Directions for this task: Would you please state how many lines in the entries contain the word "which"? Only the number should be given.
Start of Data under study
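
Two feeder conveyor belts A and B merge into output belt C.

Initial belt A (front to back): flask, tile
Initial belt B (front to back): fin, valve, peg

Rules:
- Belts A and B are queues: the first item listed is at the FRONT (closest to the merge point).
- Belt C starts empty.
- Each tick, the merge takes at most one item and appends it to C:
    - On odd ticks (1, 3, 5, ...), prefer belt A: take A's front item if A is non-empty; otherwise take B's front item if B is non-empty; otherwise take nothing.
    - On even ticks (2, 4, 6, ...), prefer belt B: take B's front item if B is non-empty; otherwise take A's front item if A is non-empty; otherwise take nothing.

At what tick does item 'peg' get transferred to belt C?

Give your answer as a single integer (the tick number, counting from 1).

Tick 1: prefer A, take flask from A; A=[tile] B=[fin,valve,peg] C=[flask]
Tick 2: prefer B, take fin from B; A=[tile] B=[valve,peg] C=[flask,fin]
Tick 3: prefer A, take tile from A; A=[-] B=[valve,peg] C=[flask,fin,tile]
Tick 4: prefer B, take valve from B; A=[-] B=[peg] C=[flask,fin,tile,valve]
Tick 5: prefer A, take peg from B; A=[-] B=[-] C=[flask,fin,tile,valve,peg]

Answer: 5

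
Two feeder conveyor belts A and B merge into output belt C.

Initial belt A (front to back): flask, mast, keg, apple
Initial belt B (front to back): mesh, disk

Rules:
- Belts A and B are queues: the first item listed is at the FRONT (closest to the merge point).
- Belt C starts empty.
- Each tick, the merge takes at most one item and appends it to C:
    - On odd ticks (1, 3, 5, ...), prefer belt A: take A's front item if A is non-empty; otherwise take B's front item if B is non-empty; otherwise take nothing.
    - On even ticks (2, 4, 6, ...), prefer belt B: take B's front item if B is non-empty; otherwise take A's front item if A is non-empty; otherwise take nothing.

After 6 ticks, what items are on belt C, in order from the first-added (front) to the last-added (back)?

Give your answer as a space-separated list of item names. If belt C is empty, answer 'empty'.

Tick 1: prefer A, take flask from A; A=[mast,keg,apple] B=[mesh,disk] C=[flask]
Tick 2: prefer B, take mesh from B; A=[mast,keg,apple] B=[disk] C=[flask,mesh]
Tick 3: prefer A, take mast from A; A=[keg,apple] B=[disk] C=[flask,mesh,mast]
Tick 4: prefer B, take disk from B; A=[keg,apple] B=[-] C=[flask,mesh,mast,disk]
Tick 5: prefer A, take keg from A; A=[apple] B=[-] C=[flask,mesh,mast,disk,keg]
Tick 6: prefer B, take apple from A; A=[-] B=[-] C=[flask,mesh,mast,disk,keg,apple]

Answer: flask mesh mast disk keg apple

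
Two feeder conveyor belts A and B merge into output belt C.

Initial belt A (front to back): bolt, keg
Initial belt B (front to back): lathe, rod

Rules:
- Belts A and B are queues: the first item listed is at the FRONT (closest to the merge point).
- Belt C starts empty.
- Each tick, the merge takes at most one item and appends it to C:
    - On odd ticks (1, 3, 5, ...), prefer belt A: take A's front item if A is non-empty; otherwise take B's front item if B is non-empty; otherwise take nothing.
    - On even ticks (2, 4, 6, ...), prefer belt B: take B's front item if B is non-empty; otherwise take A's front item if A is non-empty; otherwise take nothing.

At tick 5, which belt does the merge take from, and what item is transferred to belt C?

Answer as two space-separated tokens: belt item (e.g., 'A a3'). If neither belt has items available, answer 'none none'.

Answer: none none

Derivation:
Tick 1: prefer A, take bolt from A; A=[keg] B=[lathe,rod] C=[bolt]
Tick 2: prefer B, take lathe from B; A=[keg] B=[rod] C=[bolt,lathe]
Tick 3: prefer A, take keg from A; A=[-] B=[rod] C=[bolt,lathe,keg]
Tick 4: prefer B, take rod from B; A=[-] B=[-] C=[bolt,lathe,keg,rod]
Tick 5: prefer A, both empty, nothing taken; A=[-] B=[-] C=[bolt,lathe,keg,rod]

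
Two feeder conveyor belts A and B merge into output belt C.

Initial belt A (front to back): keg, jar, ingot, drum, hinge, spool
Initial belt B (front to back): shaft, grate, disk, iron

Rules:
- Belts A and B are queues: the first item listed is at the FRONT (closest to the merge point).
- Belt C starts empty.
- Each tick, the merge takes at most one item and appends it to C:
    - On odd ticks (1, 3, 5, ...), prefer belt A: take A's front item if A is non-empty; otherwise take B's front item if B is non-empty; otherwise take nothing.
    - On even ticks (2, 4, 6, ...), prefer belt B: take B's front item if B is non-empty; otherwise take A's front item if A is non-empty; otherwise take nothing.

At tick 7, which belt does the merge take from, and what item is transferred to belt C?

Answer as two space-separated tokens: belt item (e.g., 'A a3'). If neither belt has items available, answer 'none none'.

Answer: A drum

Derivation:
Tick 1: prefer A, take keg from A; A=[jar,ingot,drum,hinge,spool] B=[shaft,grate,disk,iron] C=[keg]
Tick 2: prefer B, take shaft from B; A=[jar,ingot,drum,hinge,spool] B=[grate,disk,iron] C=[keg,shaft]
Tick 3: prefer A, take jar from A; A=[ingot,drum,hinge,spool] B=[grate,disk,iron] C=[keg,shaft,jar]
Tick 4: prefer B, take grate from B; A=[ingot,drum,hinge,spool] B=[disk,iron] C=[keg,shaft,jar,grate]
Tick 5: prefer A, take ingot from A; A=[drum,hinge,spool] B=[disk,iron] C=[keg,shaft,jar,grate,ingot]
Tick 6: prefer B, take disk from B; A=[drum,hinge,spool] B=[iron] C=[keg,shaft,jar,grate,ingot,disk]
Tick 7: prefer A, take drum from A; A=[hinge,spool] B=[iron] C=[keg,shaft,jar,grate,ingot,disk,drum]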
End of Data under study
Start of Data under study
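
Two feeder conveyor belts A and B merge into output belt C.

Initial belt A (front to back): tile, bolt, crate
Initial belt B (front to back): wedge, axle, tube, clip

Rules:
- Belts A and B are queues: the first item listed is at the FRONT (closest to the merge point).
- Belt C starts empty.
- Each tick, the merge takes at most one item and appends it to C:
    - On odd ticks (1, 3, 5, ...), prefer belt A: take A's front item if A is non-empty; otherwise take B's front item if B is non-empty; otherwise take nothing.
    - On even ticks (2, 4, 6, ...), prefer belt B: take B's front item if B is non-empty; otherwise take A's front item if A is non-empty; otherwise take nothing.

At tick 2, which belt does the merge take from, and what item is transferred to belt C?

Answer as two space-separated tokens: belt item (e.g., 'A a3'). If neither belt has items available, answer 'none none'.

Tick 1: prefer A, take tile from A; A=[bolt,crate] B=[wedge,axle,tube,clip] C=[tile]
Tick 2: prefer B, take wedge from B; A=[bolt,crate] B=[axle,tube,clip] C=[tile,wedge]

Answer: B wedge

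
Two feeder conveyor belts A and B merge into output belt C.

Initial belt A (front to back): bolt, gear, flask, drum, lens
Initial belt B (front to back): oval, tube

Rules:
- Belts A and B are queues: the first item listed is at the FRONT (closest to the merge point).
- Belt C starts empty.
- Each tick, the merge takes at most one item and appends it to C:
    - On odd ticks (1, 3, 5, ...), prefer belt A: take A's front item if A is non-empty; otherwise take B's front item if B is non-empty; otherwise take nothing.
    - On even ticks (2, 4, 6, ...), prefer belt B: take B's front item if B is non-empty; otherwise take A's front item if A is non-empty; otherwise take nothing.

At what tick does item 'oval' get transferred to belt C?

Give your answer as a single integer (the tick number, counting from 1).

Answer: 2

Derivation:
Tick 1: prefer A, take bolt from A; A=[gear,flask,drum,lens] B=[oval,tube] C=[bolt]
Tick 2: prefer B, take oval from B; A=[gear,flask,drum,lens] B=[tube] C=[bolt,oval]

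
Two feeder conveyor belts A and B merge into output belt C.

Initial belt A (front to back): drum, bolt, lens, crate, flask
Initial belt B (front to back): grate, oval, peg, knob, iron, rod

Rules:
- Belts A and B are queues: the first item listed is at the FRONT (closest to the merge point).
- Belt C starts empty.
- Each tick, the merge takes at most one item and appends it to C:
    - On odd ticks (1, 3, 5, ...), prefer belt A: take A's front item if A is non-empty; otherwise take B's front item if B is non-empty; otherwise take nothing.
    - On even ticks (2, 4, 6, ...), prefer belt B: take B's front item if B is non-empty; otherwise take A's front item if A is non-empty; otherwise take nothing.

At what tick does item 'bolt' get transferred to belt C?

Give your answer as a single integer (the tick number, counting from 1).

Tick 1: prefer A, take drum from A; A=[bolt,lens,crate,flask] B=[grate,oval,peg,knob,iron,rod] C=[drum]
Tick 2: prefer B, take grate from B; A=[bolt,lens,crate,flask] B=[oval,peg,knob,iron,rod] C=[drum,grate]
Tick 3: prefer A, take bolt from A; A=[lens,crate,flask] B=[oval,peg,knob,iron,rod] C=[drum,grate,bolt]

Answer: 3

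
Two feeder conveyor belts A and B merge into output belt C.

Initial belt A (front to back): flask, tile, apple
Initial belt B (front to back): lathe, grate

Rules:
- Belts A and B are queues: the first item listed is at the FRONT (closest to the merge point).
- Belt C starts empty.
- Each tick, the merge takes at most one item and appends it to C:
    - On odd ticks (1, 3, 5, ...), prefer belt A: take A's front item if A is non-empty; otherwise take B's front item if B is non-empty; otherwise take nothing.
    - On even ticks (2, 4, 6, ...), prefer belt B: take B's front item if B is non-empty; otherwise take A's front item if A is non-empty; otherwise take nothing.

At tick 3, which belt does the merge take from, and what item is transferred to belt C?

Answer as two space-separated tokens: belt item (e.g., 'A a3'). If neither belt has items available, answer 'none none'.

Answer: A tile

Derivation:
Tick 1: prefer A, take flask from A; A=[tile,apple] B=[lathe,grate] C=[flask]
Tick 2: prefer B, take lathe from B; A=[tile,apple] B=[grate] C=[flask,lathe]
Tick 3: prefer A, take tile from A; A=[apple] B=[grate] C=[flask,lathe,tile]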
End of Data under study
Written response: 4